◆ TASK ITEM
Copy the data exactly.

◆ PROVIDED ENTRIES
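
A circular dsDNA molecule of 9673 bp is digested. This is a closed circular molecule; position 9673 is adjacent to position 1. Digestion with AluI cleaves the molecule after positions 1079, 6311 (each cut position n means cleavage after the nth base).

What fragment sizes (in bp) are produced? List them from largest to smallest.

5232, 4441 bp

Circular molecule, 2 cuts → 2 fragments:
  6311 − 1079 = 5232 bp
  wrap: 9673 − 6311 + 1079 = 4441 bp
Sorted largest to smallest: 5232, 4441 bp.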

◆ YOUR SOLUTION
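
A circular dsDNA molecule of 9673 bp is digested. This is a closed circular molecule; position 9673 is adjacent to position 1. Digestion with AluI cleaves the molecule after positions 1079, 6311 (each cut position n means cleavage after the nth base).

What fragment sizes (in bp) are produced? List them from largest to smallest.

5232, 4441 bp

Circular molecule, 2 cuts → 2 fragments:
  6311 − 1079 = 5232 bp
  wrap: 9673 − 6311 + 1079 = 4441 bp
Sorted largest to smallest: 5232, 4441 bp.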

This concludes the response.